BEGIN SOURCE MATERIAL

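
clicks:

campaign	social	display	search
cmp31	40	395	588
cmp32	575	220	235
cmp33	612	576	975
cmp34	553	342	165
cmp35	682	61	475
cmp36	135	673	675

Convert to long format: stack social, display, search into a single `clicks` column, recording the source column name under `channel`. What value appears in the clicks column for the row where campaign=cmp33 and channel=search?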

END SOURCE MATERIAL

**TASK INSTRUCTIONS**
Reproduce each record above exactly, keeping every word as it stands.

**TASK RESULT**
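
clicks:

campaign	social	display	search
cmp31	40	395	588
cmp32	575	220	235
cmp33	612	576	975
cmp34	553	342	165
cmp35	682	61	475
cmp36	135	673	675

Convert to long format: stack social, display, search into a single `clicks` column, recording the source column name under `channel`. What value appears in the clicks column for the row where campaign=cmp33 and channel=search?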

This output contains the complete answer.